--- START ---
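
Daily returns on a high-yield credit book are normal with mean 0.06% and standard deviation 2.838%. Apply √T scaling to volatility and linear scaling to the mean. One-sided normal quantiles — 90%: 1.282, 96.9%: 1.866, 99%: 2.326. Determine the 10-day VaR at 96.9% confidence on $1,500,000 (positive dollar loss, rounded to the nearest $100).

$242,200

σ_{10d} = 2.838% × √10 = 8.975%; μ_{10d} = 10 × 0.06% = 0.600%.
VaR = −(0.600%) + 1.866 × 8.975% = 16.147%.
On $1,500,000: 0.16147 × $1,500,000 = $242,205.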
--- END ---
WHAT THIS TASK INVOLVES: Set all of the data down again exactly.

SOLUTION FOR THIS EXERCISE:
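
Daily returns on a high-yield credit book are normal with mean 0.06% and standard deviation 2.838%. Apply √T scaling to volatility and linear scaling to the mean. One-sided normal quantiles — 90%: 1.282, 96.9%: 1.866, 99%: 2.326. Determine the 10-day VaR at 96.9% confidence on $1,500,000 (positive dollar loss, rounded to the nearest $100).

$242,200

σ_{10d} = 2.838% × √10 = 8.975%; μ_{10d} = 10 × 0.06% = 0.600%.
VaR = −(0.600%) + 1.866 × 8.975% = 16.147%.
On $1,500,000: 0.16147 × $1,500,000 = $242,205.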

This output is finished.